> _DATASET RECORDS_:
=== Section Start ===

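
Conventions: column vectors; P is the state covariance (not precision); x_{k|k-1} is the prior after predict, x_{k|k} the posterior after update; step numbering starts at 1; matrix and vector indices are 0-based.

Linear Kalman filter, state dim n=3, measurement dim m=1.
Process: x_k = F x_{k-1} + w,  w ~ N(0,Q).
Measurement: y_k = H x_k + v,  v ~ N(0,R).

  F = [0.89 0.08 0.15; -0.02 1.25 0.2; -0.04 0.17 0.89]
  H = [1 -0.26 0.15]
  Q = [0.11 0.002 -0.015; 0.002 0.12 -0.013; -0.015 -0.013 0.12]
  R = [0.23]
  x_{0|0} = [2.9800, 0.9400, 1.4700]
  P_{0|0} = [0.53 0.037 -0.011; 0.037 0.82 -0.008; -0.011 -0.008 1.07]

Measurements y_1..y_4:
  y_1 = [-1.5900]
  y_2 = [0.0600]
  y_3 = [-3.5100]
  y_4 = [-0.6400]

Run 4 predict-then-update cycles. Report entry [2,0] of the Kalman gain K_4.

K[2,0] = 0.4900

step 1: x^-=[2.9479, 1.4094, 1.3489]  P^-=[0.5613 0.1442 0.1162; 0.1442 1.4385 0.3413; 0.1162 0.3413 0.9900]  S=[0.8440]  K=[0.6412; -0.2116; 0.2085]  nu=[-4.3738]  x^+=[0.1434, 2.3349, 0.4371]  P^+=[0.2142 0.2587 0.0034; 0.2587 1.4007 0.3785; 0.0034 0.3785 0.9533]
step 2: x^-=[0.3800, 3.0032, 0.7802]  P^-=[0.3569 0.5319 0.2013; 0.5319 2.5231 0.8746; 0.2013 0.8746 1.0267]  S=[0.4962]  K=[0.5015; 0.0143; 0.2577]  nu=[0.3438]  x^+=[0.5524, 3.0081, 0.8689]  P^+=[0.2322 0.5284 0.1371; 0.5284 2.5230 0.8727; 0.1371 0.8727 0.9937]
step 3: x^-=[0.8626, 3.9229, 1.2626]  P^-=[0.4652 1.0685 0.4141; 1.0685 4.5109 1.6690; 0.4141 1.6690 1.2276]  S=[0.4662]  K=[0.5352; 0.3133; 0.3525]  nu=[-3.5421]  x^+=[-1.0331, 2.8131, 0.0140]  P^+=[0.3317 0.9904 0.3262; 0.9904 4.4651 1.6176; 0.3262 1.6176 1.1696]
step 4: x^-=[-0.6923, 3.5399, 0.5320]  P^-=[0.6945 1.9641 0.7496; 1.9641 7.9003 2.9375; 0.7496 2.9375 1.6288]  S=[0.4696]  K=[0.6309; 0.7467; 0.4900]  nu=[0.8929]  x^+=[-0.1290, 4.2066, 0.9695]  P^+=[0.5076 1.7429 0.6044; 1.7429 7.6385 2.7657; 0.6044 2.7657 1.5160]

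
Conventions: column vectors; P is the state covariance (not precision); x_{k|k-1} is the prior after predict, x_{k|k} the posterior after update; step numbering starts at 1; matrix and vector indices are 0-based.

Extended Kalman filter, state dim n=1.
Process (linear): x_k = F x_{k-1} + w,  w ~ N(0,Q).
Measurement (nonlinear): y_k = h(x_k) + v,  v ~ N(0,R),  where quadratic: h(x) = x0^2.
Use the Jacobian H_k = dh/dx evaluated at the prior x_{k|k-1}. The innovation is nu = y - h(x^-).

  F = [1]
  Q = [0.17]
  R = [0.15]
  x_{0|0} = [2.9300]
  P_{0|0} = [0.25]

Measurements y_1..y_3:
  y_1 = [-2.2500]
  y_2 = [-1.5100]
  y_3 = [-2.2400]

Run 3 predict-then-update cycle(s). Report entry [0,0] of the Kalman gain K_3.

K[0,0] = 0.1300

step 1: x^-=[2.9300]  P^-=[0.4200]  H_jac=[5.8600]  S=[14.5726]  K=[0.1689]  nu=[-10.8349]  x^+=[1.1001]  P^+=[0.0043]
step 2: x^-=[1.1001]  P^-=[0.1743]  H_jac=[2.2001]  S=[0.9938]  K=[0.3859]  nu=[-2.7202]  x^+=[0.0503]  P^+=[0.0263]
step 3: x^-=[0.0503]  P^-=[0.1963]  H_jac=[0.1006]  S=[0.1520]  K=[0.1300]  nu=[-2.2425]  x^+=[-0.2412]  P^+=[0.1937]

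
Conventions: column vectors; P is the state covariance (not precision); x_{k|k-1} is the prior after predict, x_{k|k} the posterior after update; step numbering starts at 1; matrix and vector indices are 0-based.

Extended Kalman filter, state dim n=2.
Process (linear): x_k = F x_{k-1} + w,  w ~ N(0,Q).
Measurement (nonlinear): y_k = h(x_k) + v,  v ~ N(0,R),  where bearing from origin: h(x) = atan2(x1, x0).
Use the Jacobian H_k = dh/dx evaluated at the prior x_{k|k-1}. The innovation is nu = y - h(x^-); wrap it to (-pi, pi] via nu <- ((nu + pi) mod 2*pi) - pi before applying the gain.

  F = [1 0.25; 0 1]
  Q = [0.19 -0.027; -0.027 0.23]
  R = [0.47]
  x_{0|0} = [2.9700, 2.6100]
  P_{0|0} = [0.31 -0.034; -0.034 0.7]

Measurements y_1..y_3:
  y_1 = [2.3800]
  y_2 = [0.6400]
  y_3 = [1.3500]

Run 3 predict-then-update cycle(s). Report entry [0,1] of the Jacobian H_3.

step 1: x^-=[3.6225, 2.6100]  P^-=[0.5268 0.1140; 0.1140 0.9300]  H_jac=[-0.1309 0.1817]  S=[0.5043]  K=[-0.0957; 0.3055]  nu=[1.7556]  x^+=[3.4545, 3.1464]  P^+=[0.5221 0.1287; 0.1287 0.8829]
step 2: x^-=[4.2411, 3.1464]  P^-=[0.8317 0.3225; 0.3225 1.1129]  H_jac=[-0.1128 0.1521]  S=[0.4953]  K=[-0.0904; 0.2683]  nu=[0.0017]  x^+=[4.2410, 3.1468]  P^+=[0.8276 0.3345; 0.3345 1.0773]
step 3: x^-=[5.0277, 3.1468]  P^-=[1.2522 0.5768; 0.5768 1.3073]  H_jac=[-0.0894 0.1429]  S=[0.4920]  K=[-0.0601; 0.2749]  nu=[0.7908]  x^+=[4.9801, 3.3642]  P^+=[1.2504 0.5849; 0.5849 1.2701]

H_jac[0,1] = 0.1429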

=== Section End ===
=== Section Start ===

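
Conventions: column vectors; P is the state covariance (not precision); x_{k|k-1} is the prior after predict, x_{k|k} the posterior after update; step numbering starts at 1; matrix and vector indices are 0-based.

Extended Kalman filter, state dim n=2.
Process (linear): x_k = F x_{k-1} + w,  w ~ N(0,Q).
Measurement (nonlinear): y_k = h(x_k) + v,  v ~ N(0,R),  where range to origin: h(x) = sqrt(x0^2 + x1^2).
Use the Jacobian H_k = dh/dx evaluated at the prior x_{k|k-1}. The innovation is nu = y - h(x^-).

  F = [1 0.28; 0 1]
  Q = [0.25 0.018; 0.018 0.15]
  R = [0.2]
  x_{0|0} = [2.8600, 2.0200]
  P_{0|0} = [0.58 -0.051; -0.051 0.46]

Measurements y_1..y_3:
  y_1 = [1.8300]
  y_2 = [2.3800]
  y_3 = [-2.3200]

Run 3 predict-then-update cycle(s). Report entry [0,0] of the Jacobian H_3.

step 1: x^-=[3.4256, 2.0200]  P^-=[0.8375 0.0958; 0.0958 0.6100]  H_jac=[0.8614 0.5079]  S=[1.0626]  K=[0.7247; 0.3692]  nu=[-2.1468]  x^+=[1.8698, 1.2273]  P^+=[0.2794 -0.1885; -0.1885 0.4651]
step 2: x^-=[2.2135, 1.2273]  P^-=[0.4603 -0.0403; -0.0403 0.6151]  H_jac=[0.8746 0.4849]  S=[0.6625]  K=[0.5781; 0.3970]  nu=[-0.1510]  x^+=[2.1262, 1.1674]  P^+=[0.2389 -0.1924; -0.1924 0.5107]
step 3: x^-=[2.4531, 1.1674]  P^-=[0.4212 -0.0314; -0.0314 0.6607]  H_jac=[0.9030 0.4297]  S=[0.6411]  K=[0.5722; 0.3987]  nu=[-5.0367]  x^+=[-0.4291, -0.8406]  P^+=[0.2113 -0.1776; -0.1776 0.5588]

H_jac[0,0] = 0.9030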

=== Section End ===
=== Section Start ===

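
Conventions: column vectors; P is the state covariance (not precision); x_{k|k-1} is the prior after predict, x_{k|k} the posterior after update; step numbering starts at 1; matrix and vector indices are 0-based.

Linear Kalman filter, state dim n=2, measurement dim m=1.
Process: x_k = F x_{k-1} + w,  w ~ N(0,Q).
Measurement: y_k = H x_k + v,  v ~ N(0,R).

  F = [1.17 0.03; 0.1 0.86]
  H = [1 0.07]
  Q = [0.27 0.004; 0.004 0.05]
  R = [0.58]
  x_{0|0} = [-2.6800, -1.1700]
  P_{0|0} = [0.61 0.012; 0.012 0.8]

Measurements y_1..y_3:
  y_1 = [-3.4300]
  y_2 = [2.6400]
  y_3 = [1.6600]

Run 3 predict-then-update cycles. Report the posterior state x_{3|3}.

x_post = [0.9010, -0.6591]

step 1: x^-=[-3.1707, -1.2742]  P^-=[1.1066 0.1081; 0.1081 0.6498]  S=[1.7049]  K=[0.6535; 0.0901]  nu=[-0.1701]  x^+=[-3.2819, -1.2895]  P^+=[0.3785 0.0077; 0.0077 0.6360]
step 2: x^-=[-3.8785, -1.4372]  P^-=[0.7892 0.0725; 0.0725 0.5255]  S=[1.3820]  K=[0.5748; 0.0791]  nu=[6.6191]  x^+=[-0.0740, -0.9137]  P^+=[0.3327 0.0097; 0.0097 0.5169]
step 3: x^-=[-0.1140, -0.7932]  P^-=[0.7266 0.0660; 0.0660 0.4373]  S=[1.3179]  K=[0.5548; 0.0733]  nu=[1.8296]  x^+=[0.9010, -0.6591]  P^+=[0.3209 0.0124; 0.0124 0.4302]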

=== Section End ===

> _WORK ITEM_: Give back, unchanged, the run of lines in the listing above that begins at the line containing "y_1 = [-2.2500]" and ends at the line containing "y_3 = [1.3500]", both included.

> _SOLVED PROBLEM_:
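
  y_1 = [-2.2500]
  y_2 = [-1.5100]
  y_3 = [-2.2400]

Run 3 predict-then-update cycle(s). Report entry [0,0] of the Kalman gain K_3.

K[0,0] = 0.1300

step 1: x^-=[2.9300]  P^-=[0.4200]  H_jac=[5.8600]  S=[14.5726]  K=[0.1689]  nu=[-10.8349]  x^+=[1.1001]  P^+=[0.0043]
step 2: x^-=[1.1001]  P^-=[0.1743]  H_jac=[2.2001]  S=[0.9938]  K=[0.3859]  nu=[-2.7202]  x^+=[0.0503]  P^+=[0.0263]
step 3: x^-=[0.0503]  P^-=[0.1963]  H_jac=[0.1006]  S=[0.1520]  K=[0.1300]  nu=[-2.2425]  x^+=[-0.2412]  P^+=[0.1937]

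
Conventions: column vectors; P is the state covariance (not precision); x_{k|k-1} is the prior after predict, x_{k|k} the posterior after update; step numbering starts at 1; matrix and vector indices are 0-based.

Extended Kalman filter, state dim n=2.
Process (linear): x_k = F x_{k-1} + w,  w ~ N(0,Q).
Measurement (nonlinear): y_k = h(x_k) + v,  v ~ N(0,R),  where bearing from origin: h(x) = atan2(x1, x0).
Use the Jacobian H_k = dh/dx evaluated at the prior x_{k|k-1}. The innovation is nu = y - h(x^-); wrap it to (-pi, pi] via nu <- ((nu + pi) mod 2*pi) - pi before applying the gain.

  F = [1 0.25; 0 1]
  Q = [0.19 -0.027; -0.027 0.23]
  R = [0.47]
  x_{0|0} = [2.9700, 2.6100]
  P_{0|0} = [0.31 -0.034; -0.034 0.7]

Measurements y_1..y_3:
  y_1 = [2.3800]
  y_2 = [0.6400]
  y_3 = [1.3500]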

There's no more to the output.